EXERCISE MATERIAL –
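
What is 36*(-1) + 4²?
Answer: -20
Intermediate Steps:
36*(-1) + 4² = -36 + 16 = -20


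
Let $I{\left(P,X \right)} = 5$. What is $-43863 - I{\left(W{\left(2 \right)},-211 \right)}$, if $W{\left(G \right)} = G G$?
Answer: $-43868$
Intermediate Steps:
$W{\left(G \right)} = G^{2}$
$-43863 - I{\left(W{\left(2 \right)},-211 \right)} = -43863 - 5 = -43868$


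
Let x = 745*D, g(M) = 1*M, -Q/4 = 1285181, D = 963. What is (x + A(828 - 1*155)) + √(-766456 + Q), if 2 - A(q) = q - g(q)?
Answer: 717437 + 2*I*√1476795 ≈ 7.1744e+5 + 2430.5*I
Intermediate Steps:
Q = -5140724 (Q = -4*1285181 = -5140724)
g(M) = M
A(q) = 2 (A(q) = 2 - (q - q) = 2 - 1*0 = 2 + 0 = 2)
x = 717435 (x = 745*963 = 717435)
(x + A(828 - 1*155)) + √(-766456 + Q) = (717435 + 2) + √(-766456 - 5140724) = 717437 + √(-5907180) = 717437 + 2*I*√1476795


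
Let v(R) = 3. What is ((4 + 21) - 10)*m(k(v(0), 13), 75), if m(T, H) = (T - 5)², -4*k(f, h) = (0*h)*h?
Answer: 375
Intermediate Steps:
k(f, h) = 0 (k(f, h) = -0*h*h/4 = -0*h = -¼*0 = 0)
m(T, H) = (-5 + T)²
((4 + 21) - 10)*m(k(v(0), 13), 75) = ((4 + 21) - 10)*(-5 + 0)² = (25 - 10)*(-5)² = 15*25 = 375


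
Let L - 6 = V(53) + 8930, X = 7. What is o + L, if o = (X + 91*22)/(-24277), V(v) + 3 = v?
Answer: 218151113/24277 ≈ 8985.9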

INSTRUCTIONS TO FOLLOW – Take the entries above and transcribe them exactly.

WRITTEN REPLY –
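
What is 36*(-1) + 4²?
Answer: -20
Intermediate Steps:
36*(-1) + 4² = -36 + 16 = -20


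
Let $I{\left(P,X \right)} = 5$. What is $-43863 - I{\left(W{\left(2 \right)},-211 \right)}$, if $W{\left(G \right)} = G G$?
Answer: $-43868$
Intermediate Steps:
$W{\left(G \right)} = G^{2}$
$-43863 - I{\left(W{\left(2 \right)},-211 \right)} = -43863 - 5 = -43868$


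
Let x = 745*D, g(M) = 1*M, -Q/4 = 1285181, D = 963. What is (x + A(828 - 1*155)) + √(-766456 + Q), if 2 - A(q) = q - g(q)?
Answer: 717437 + 2*I*√1476795 ≈ 7.1744e+5 + 2430.5*I
Intermediate Steps:
Q = -5140724 (Q = -4*1285181 = -5140724)
g(M) = M
A(q) = 2 (A(q) = 2 - (q - q) = 2 - 1*0 = 2 + 0 = 2)
x = 717435 (x = 745*963 = 717435)
(x + A(828 - 1*155)) + √(-766456 + Q) = (717435 + 2) + √(-766456 - 5140724) = 717437 + √(-5907180) = 717437 + 2*I*√1476795


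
Let v(R) = 3. What is ((4 + 21) - 10)*m(k(v(0), 13), 75), if m(T, H) = (T - 5)², -4*k(f, h) = (0*h)*h?
Answer: 375
Intermediate Steps:
k(f, h) = 0 (k(f, h) = -0*h*h/4 = -0*h = -¼*0 = 0)
m(T, H) = (-5 + T)²
((4 + 21) - 10)*m(k(v(0), 13), 75) = ((4 + 21) - 10)*(-5 + 0)² = (25 - 10)*(-5)² = 15*25 = 375


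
Let L - 6 = V(53) + 8930, X = 7. What is o + L, if o = (X + 91*22)/(-24277), V(v) + 3 = v?
Answer: 218151113/24277 ≈ 8985.9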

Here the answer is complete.